What is needed => When a line of the records below contains the string "innermost", copy that whole line.

(Material provided begins)

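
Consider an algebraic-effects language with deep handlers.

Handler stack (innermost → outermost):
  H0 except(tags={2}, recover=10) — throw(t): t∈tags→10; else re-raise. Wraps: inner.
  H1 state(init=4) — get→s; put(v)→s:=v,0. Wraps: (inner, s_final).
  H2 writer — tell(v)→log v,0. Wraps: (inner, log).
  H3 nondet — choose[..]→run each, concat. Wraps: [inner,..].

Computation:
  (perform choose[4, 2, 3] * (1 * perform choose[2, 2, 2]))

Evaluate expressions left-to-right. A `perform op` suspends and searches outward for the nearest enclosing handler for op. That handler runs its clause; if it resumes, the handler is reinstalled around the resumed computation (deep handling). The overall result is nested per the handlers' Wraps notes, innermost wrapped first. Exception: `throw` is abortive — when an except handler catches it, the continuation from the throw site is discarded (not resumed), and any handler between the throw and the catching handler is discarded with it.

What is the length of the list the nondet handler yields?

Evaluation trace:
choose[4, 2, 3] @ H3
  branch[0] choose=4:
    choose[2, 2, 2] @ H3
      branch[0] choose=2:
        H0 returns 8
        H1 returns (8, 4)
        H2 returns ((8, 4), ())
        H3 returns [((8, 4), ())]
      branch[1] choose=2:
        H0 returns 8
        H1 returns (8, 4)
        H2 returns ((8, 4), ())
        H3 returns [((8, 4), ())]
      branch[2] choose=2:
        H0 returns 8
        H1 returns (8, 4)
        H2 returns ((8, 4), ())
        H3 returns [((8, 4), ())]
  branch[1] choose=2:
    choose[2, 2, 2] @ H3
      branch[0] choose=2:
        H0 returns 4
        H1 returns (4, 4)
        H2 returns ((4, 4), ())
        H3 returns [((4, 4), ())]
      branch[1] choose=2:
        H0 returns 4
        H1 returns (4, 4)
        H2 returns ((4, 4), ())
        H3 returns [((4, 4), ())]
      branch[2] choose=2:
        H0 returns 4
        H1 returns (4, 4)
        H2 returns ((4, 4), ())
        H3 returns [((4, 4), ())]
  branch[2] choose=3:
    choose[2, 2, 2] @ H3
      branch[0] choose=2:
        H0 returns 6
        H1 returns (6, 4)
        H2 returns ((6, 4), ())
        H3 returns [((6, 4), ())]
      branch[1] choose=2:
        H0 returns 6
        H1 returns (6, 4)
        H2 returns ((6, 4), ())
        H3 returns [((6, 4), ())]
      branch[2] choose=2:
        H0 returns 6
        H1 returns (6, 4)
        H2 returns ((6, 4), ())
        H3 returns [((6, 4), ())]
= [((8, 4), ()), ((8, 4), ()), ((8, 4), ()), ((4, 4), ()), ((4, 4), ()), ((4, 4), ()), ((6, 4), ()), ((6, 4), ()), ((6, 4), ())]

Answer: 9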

(Material provided ends)
(Material provided begins)

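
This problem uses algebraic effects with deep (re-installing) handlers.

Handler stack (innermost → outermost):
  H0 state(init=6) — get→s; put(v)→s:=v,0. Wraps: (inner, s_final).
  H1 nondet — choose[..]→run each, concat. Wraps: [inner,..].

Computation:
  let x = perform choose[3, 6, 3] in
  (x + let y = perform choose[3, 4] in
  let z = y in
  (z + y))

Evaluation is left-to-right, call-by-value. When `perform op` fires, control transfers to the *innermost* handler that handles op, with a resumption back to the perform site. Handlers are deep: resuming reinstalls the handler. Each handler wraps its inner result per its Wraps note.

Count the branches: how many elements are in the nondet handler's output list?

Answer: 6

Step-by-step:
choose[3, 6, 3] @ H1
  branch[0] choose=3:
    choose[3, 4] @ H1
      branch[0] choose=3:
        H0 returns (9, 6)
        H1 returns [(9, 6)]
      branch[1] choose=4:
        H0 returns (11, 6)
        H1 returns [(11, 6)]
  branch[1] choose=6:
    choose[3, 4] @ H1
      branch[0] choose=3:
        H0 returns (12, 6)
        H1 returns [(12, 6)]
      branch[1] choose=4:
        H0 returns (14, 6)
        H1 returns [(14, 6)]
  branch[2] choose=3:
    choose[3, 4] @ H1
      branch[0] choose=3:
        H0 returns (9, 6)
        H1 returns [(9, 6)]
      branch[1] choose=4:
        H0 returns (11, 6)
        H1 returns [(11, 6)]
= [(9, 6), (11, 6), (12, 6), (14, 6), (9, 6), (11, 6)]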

(Material provided ends)

Reply to the exercise =>
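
Handler stack (innermost → outermost):
Evaluate expressions left-to-right. A `perform op` suspends and searches outward for the nearest enclosing handler for op. That handler runs its clause; if it resumes, the handler is reinstalled around the resumed computation (deep handling). The overall result is nested per the handlers' Wraps notes, innermost wrapped first. Exception: `throw` is abortive — when an except handler catches it, the continuation from the throw site is discarded (not resumed), and any handler between the throw and the catching handler is discarded with it.
Handler stack (innermost → outermost):
Evaluation is left-to-right, call-by-value. When `perform op` fires, control transfers to the *innermost* handler that handles op, with a resumption back to the perform site. Handlers are deep: resuming reinstalls the handler. Each handler wraps its inner result per its Wraps note.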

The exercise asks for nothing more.